> Provided data:
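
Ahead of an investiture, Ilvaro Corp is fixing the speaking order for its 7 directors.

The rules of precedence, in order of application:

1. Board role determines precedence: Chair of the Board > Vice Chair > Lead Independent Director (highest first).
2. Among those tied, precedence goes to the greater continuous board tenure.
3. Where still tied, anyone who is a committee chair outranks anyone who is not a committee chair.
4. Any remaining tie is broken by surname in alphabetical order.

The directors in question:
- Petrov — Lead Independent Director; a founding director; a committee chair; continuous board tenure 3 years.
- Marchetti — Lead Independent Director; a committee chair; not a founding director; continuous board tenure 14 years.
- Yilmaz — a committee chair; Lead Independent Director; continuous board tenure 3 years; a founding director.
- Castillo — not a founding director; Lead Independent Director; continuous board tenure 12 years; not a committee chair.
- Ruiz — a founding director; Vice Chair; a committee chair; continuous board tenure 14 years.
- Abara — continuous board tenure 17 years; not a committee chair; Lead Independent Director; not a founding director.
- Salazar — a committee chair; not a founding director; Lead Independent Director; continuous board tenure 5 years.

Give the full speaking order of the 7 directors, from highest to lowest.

Ruiz, Abara, Marchetti, Castillo, Salazar, Petrov, Yilmaz

By board role: Ruiz (Vice Chair); then Abara, Marchetti, Castillo, Salazar, Petrov and Yilmaz (Lead Independent Director).
Among Abara, Marchetti, Castillo, Salazar, Petrov and Yilmaz, by continuous board tenure (higher first): Abara (17 years) before Marchetti (14 years) before Castillo (12 years) before Salazar (5 years) before Petrov and Yilmaz (3 years).
Petrov and Yilmaz are each a committee chair, so the next rule applies.
Among Petrov and Yilmaz, alphabetically by surname: Petrov before Yilmaz.
Full order: Ruiz, Abara, Marchetti, Castillo, Salazar, Petrov, Yilmaz.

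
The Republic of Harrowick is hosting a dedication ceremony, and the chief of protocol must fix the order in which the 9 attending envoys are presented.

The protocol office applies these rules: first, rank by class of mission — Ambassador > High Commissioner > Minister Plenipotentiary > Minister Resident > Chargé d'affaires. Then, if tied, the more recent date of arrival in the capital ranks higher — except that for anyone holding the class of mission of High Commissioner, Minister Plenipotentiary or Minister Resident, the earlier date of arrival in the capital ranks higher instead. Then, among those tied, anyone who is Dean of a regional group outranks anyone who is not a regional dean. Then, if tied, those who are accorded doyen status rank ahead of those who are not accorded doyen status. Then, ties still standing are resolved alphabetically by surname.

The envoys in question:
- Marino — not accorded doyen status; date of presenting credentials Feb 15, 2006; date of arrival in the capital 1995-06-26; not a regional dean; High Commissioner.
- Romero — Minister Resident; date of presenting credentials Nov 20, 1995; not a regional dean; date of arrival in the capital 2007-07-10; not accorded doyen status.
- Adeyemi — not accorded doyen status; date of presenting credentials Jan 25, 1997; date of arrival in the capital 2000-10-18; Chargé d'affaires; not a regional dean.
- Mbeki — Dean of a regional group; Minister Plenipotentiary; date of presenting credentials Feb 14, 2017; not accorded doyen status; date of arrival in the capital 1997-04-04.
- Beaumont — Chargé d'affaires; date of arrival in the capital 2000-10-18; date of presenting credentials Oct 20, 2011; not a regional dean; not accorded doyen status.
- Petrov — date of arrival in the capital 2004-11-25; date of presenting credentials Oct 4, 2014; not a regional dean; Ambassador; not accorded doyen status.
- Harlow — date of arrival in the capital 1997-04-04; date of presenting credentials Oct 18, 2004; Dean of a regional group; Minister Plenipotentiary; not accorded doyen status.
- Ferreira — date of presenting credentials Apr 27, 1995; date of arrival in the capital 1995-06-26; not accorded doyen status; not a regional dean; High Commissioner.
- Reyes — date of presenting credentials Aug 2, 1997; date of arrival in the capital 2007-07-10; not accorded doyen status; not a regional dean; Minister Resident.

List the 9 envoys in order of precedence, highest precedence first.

Petrov, Ferreira, Marino, Harlow, Mbeki, Reyes, Romero, Adeyemi, Beaumont

By class of mission: Petrov (Ambassador); then Ferreira and Marino (High Commissioner); then Harlow and Mbeki (Minister Plenipotentiary); then Reyes and Romero (Minister Resident); then Adeyemi and Beaumont (Chargé d'affaires).
Ferreira and Marino both have date of arrival in the capital 1995-06-26, so the next rule applies.
Ferreira and Marino are each not a regional dean, so the next rule applies.
Ferreira and Marino are each not accorded doyen status, so the next rule applies.
Among Ferreira and Marino, alphabetically by surname: Ferreira before Marino.
Harlow and Mbeki both have date of arrival in the capital 1997-04-04, so the next rule applies.
Harlow and Mbeki are each Dean of a regional group, so the next rule applies.
Harlow and Mbeki are each not accorded doyen status, so the next rule applies.
Among Harlow and Mbeki, alphabetically by surname: Harlow before Mbeki.
Reyes and Romero both have date of arrival in the capital 2007-07-10, so the next rule applies.
Reyes and Romero are each not a regional dean, so the next rule applies.
Reyes and Romero are each not accorded doyen status, so the next rule applies.
Among Reyes and Romero, alphabetically by surname: Reyes before Romero.
Adeyemi and Beaumont both have date of arrival in the capital 2000-10-18, so the next rule applies.
Adeyemi and Beaumont are each not a regional dean, so the next rule applies.
Adeyemi and Beaumont are each not accorded doyen status, so the next rule applies.
Among Adeyemi and Beaumont, alphabetically by surname: Adeyemi before Beaumont.
Full order: Petrov, Ferreira, Marino, Harlow, Mbeki, Reyes, Romero, Adeyemi, Beaumont.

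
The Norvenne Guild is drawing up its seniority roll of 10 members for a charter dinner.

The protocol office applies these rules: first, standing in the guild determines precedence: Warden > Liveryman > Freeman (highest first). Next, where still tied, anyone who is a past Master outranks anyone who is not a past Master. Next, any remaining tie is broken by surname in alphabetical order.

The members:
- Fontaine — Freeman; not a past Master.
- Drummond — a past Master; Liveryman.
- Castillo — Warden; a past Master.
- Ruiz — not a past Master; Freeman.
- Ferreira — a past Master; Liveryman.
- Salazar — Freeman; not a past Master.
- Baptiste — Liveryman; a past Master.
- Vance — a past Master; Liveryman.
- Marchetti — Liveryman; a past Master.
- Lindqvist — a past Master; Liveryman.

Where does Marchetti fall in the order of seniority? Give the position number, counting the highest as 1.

6

By standing in the guild: Castillo (Warden); then Baptiste, Drummond, Ferreira, Lindqvist, Marchetti and Vance (Liveryman); then Fontaine, Ruiz and Salazar (Freeman).
Baptiste, Drummond, Ferreira, Lindqvist, Marchetti and Vance are each a past Master, so the next rule applies.
Among Baptiste, Drummond, Ferreira, Lindqvist, Marchetti and Vance, alphabetically by surname: Baptiste before Drummond before Ferreira before Lindqvist before Marchetti before Vance.
Fontaine, Ruiz and Salazar are each not a past Master, so the next rule applies.
Among Fontaine, Ruiz and Salazar, alphabetically by surname: Fontaine before Ruiz before Salazar.
Order: Castillo, Baptiste, Drummond, Ferreira, Lindqvist, Marchetti, Vance, Fontaine, Ruiz, Salazar. So position 6.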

> What the task asks: Count, in the records above, the lines that contain "office", and write only the resulting number.

> Answer: 2